What is expected:
Scan the records that follow, and whenever a line has the word "source", copy it.

(Stored data)
⟨

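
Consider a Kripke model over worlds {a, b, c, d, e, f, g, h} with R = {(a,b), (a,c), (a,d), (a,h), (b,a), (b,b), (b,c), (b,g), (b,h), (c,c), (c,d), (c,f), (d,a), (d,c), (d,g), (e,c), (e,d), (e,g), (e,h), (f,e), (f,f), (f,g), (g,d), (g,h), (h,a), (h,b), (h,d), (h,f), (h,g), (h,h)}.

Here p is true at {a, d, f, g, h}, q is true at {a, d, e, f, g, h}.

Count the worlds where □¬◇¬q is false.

8

a: successors {b, c, d, h}; ¬◇¬q there: b:F, c:F, d:F, h:F. ✗
b: successors {a, b, c, g, h}; ¬◇¬q there: a:F, b:F, c:F, g:T, h:F. ✗
c: successors {c, d, f}; ¬◇¬q there: c:F, d:F, f:T. ✗
d: successors {a, c, g}; ¬◇¬q there: a:F, c:F, g:T. ✗
e: successors {c, d, g, h}; ¬◇¬q there: c:F, d:F, g:T, h:F. ✗
f: successors {e, f, g}; ¬◇¬q there: e:F, f:T, g:T. ✗
g: successors {d, h}; ¬◇¬q there: d:F, h:F. ✗
h: successors {a, b, d, f, g, h}; ¬◇¬q there: a:F, b:F, d:F, f:T, g:T, h:F. ✗
Satisfying worlds: ∅.
So □¬◇¬q fails at the other 8 worlds.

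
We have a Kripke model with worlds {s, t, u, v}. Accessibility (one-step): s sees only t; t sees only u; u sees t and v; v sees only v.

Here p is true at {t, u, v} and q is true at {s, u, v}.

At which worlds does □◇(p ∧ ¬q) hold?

s: successors {t}; ◇(p ∧ ¬q) there: t:F. ✗
t: successors {u}; ◇(p ∧ ¬q) there: u:T. ✓
u: successors {t, v}; ◇(p ∧ ¬q) there: t:F, v:F. ✗
v: successors {v}; ◇(p ∧ ¬q) there: v:F. ✗

{t}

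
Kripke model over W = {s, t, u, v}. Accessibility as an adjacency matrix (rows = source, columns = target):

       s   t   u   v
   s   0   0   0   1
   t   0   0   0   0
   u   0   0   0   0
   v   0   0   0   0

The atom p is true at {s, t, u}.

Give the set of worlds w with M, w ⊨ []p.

{t, u, v}

s: successors {v}; p there: v:F. ✗
t: no successors, so []p holds vacuously. ✓
u: no successors, so []p holds vacuously. ✓
v: no successors, so []p holds vacuously. ✓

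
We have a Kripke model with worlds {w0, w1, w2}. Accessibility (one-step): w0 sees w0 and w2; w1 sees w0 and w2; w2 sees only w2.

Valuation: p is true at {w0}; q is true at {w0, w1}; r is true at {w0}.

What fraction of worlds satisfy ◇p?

w0: successors {w0, w2}; p there: w0:T, w2:F. ✓
w1: successors {w0, w2}; p there: w0:T, w2:F. ✓
w2: successors {w2}; p there: w2:F. ✗
That's 2 of 3 worlds, so 2/3.

2/3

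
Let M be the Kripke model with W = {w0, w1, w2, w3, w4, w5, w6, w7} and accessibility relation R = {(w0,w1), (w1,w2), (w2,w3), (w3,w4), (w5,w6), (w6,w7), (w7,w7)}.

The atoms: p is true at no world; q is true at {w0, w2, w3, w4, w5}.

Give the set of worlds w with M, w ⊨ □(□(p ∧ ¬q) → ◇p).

w0: successors {w1}; □(p ∧ ¬q) → ◇p there: w1:T. ✓
w1: successors {w2}; □(p ∧ ¬q) → ◇p there: w2:T. ✓
w2: successors {w3}; □(p ∧ ¬q) → ◇p there: w3:T. ✓
w3: successors {w4}; □(p ∧ ¬q) → ◇p there: w4:F. ✗
w4: no successors, so □(□(p ∧ ¬q) → ◇p) holds vacuously. ✓
w5: successors {w6}; □(p ∧ ¬q) → ◇p there: w6:T. ✓
w6: successors {w7}; □(p ∧ ¬q) → ◇p there: w7:T. ✓
w7: successors {w7}; □(p ∧ ¬q) → ◇p there: w7:T. ✓

{w0, w1, w2, w4, w5, w6, w7}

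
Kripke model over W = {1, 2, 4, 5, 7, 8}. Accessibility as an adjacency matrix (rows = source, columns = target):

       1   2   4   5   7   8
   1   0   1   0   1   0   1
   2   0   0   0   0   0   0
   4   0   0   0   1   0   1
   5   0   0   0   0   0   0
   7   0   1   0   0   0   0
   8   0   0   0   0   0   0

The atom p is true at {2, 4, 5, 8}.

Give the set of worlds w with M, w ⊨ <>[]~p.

1: successors {2, 5, 8}; []~p there: 2:T, 5:T, 8:T. ✓
2: no successors, so <>[]~p fails. ✗
4: successors {5, 8}; []~p there: 5:T, 8:T. ✓
5: no successors, so <>[]~p fails. ✗
7: successors {2}; []~p there: 2:T. ✓
8: no successors, so <>[]~p fails. ✗

{1, 4, 7}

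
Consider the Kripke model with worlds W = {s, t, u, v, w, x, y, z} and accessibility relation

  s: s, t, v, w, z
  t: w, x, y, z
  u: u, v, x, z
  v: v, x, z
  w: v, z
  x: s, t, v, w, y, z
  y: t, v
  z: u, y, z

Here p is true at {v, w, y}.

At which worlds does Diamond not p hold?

{s, t, u, v, w, x, y, z}

s: successors {s, t, v, w, z}; not p there: s:T, t:T, v:F, w:F, z:T. ✓
t: successors {w, x, y, z}; not p there: w:F, x:T, y:F, z:T. ✓
u: successors {u, v, x, z}; not p there: u:T, v:F, x:T, z:T. ✓
v: successors {v, x, z}; not p there: v:F, x:T, z:T. ✓
w: successors {v, z}; not p there: v:F, z:T. ✓
x: successors {s, t, v, w, y, z}; not p there: s:T, t:T, v:F, w:F, y:F, z:T. ✓
y: successors {t, v}; not p there: t:T, v:F. ✓
z: successors {u, y, z}; not p there: u:T, y:F, z:T. ✓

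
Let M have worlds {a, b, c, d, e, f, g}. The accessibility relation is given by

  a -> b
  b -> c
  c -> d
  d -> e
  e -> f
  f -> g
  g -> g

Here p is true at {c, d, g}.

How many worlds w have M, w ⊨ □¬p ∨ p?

a: □¬p is T, p is F. ✓
b: □¬p is F, p is F. ✗
c: □¬p is F, p is T. ✓
d: □¬p is T, p is T. ✓
e: □¬p is T, p is F. ✓
f: □¬p is F, p is F. ✗
g: □¬p is F, p is T. ✓
Satisfying worlds: {a, c, d, e, g}.

5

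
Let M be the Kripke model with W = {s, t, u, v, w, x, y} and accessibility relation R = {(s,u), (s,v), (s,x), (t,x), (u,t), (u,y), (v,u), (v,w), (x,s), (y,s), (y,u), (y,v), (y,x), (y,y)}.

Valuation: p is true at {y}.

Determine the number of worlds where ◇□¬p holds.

s: successors {u, v, x}; □¬p there: u:F, v:T, x:T. ✓
t: successors {x}; □¬p there: x:T. ✓
u: successors {t, y}; □¬p there: t:T, y:F. ✓
v: successors {u, w}; □¬p there: u:F, w:T. ✓
w: no successors, so ◇□¬p fails. ✗
x: successors {s}; □¬p there: s:T. ✓
y: successors {s, u, v, x, y}; □¬p there: s:T, u:F, v:T, x:T, y:F. ✓
Satisfying worlds: {s, t, u, v, x, y}.

6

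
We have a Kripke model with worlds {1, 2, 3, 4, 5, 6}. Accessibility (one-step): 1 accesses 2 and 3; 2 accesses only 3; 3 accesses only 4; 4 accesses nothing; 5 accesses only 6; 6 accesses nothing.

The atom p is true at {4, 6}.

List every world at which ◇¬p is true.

{1, 2}

1: successors {2, 3}; ¬p there: 2:T, 3:T. ✓
2: successors {3}; ¬p there: 3:T. ✓
3: successors {4}; ¬p there: 4:F. ✗
4: no successors, so ◇¬p fails. ✗
5: successors {6}; ¬p there: 6:F. ✗
6: no successors, so ◇¬p fails. ✗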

⟩

Solution to the exercise:
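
Kripke model over W = {s, t, u, v}. Accessibility as an adjacency matrix (rows = source, columns = target):
Kripke model over W = {1, 2, 4, 5, 7, 8}. Accessibility as an adjacency matrix (rows = source, columns = target):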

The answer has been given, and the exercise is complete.